Task goal: Reproduce the entries. Each one must match the original exactly.

Excerpted data:

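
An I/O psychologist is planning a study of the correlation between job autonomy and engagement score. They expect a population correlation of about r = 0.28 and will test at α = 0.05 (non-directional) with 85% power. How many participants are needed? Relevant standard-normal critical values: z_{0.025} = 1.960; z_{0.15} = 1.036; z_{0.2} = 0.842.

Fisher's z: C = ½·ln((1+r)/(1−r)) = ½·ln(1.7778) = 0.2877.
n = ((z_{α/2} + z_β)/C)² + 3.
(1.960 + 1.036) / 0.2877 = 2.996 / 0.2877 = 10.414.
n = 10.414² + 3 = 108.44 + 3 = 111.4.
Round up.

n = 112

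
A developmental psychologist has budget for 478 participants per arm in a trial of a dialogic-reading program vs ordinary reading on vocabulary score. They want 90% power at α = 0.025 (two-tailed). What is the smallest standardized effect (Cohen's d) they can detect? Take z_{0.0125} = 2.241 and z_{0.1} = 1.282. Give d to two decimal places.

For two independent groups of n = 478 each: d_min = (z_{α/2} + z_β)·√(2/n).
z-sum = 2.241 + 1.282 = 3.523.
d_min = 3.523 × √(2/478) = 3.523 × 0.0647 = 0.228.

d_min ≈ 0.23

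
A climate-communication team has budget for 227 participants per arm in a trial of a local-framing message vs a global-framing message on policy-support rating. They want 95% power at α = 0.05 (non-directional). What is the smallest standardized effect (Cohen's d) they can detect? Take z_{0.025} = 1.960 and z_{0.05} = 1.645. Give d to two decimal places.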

Expected answer:
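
An I/O psychologist is planning a study of the correlation between job autonomy and engagement score. They expect a population correlation of about r = 0.28 and will test at α = 0.05 (non-directional) with 85% power. How many participants are needed? Relevant standard-normal critical values: z_{0.025} = 1.960; z_{0.15} = 1.036; z_{0.2} = 0.842.

Fisher's z: C = ½·ln((1+r)/(1−r)) = ½·ln(1.7778) = 0.2877.
n = ((z_{α/2} + z_β)/C)² + 3.
(1.960 + 1.036) / 0.2877 = 2.996 / 0.2877 = 10.414.
n = 10.414² + 3 = 108.44 + 3 = 111.4.
Round up.

n = 112

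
A developmental psychologist has budget for 478 participants per arm in a trial of a dialogic-reading program vs ordinary reading on vocabulary score. They want 90% power at α = 0.025 (two-tailed). What is the smallest standardized effect (Cohen's d) they can detect? Take z_{0.0125} = 2.241 and z_{0.1} = 1.282. Give d to two decimal places.

For two independent groups of n = 478 each: d_min = (z_{α/2} + z_β)·√(2/n).
z-sum = 2.241 + 1.282 = 3.523.
d_min = 3.523 × √(2/478) = 3.523 × 0.0647 = 0.228.

d_min ≈ 0.23

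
A climate-communication team has budget for 227 participants per arm in a trial of a local-framing message vs a global-framing message on policy-support rating. They want 95% power at α = 0.05 (non-directional). What is the smallest standardized effect (Cohen's d) they can detect? Take z_{0.025} = 1.960 and z_{0.05} = 1.645. Give d to two decimal places.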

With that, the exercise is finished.